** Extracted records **
--- START ---

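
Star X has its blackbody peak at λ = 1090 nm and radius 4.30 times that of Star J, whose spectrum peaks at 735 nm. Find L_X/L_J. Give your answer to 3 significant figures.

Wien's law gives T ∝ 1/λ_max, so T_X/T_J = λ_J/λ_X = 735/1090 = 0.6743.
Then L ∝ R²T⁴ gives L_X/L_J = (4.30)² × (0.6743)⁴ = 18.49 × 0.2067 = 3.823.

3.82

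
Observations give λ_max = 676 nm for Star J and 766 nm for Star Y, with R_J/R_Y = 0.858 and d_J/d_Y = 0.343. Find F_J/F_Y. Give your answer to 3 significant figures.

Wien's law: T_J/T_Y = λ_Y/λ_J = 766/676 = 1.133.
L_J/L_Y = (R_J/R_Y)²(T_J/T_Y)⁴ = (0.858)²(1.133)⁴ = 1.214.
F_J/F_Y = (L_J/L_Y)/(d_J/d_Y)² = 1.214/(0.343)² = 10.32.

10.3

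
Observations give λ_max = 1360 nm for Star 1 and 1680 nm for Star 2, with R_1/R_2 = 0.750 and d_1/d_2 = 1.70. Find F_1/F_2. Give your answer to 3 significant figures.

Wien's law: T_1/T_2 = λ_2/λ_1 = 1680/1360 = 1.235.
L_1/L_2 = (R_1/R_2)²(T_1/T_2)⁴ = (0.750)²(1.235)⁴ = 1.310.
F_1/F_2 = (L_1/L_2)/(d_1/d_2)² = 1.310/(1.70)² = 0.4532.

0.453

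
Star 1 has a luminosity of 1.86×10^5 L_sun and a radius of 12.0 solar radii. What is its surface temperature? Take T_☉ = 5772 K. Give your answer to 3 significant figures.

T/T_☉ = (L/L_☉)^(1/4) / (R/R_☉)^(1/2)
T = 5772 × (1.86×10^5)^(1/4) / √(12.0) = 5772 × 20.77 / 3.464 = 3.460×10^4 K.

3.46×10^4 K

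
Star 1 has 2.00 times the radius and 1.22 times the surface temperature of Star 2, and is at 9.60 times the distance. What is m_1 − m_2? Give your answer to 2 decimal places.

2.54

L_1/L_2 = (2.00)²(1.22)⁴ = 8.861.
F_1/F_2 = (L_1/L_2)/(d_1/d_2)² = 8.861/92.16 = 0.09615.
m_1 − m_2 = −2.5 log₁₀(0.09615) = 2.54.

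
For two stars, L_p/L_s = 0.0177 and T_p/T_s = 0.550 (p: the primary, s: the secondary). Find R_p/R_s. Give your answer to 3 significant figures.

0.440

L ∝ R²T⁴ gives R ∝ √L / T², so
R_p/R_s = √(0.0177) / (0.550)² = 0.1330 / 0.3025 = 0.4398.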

--- END ---

** TASK STATEMENT **
The data should be transcribed exactly, line for line.

** ANSWER FOR THIS EXERCISE **
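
Star X has its blackbody peak at λ = 1090 nm and radius 4.30 times that of Star J, whose spectrum peaks at 735 nm. Find L_X/L_J. Give your answer to 3 significant figures.

Wien's law gives T ∝ 1/λ_max, so T_X/T_J = λ_J/λ_X = 735/1090 = 0.6743.
Then L ∝ R²T⁴ gives L_X/L_J = (4.30)² × (0.6743)⁴ = 18.49 × 0.2067 = 3.823.

3.82

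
Observations give λ_max = 676 nm for Star J and 766 nm for Star Y, with R_J/R_Y = 0.858 and d_J/d_Y = 0.343. Find F_J/F_Y. Give your answer to 3 significant figures.

Wien's law: T_J/T_Y = λ_Y/λ_J = 766/676 = 1.133.
L_J/L_Y = (R_J/R_Y)²(T_J/T_Y)⁴ = (0.858)²(1.133)⁴ = 1.214.
F_J/F_Y = (L_J/L_Y)/(d_J/d_Y)² = 1.214/(0.343)² = 10.32.

10.3

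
Observations give λ_max = 1360 nm for Star 1 and 1680 nm for Star 2, with R_1/R_2 = 0.750 and d_1/d_2 = 1.70. Find F_1/F_2. Give your answer to 3 significant figures.

Wien's law: T_1/T_2 = λ_2/λ_1 = 1680/1360 = 1.235.
L_1/L_2 = (R_1/R_2)²(T_1/T_2)⁴ = (0.750)²(1.235)⁴ = 1.310.
F_1/F_2 = (L_1/L_2)/(d_1/d_2)² = 1.310/(1.70)² = 0.4532.

0.453

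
Star 1 has a luminosity of 1.86×10^5 L_sun and a radius of 12.0 solar radii. What is its surface temperature? Take T_☉ = 5772 K. Give your answer to 3 significant figures.

T/T_☉ = (L/L_☉)^(1/4) / (R/R_☉)^(1/2)
T = 5772 × (1.86×10^5)^(1/4) / √(12.0) = 5772 × 20.77 / 3.464 = 3.460×10^4 K.

3.46×10^4 K

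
Star 1 has 2.00 times the radius and 1.22 times the surface temperature of Star 2, and is at 9.60 times the distance. What is m_1 − m_2? Give your answer to 2 decimal places.

2.54

L_1/L_2 = (2.00)²(1.22)⁴ = 8.861.
F_1/F_2 = (L_1/L_2)/(d_1/d_2)² = 8.861/92.16 = 0.09615.
m_1 − m_2 = −2.5 log₁₀(0.09615) = 2.54.

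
For two stars, L_p/L_s = 0.0177 and T_p/T_s = 0.550 (p: the primary, s: the secondary). Find R_p/R_s. Give your answer to 3 significant figures.

0.440

L ∝ R²T⁴ gives R ∝ √L / T², so
R_p/R_s = √(0.0177) / (0.550)² = 0.1330 / 0.3025 = 0.4398.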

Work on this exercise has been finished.